Task directions
Taking each line of the material in turn, count those with the string "after" and answer with the count alone.

* * * *

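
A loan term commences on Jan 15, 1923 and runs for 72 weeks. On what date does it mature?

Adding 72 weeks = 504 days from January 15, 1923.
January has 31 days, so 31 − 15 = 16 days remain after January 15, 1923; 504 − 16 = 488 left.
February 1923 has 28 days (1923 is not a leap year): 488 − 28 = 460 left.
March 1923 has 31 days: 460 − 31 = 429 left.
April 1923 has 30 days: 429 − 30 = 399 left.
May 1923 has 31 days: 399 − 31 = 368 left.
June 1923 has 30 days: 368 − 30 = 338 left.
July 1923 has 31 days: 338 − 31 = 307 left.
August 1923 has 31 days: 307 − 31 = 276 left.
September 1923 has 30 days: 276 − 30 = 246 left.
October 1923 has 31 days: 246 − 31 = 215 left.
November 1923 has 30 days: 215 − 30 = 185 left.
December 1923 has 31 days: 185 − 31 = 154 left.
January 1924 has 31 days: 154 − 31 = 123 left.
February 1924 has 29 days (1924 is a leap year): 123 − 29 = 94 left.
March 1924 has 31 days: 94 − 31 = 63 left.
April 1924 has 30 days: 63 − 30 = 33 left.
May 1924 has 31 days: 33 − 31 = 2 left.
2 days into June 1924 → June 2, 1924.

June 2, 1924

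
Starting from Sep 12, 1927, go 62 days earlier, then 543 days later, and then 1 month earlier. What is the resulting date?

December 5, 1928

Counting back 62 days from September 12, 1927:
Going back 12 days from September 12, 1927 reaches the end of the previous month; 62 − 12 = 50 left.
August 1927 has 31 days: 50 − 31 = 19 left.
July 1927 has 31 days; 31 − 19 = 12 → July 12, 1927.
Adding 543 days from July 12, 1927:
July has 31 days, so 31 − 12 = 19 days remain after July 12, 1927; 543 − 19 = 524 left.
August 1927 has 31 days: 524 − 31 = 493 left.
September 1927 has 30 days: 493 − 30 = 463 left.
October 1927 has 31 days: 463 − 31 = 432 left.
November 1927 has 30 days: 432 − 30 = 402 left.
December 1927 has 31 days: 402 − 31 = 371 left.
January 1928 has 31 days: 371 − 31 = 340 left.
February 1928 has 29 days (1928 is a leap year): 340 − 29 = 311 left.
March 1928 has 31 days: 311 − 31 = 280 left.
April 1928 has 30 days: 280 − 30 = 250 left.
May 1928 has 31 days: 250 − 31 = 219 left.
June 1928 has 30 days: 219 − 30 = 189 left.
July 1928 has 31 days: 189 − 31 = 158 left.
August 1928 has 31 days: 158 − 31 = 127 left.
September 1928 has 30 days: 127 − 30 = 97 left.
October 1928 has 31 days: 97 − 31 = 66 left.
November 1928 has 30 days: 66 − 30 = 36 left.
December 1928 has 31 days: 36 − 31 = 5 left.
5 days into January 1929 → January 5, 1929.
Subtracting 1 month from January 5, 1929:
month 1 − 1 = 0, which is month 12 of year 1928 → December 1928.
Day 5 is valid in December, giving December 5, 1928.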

* * * *

Written solution
2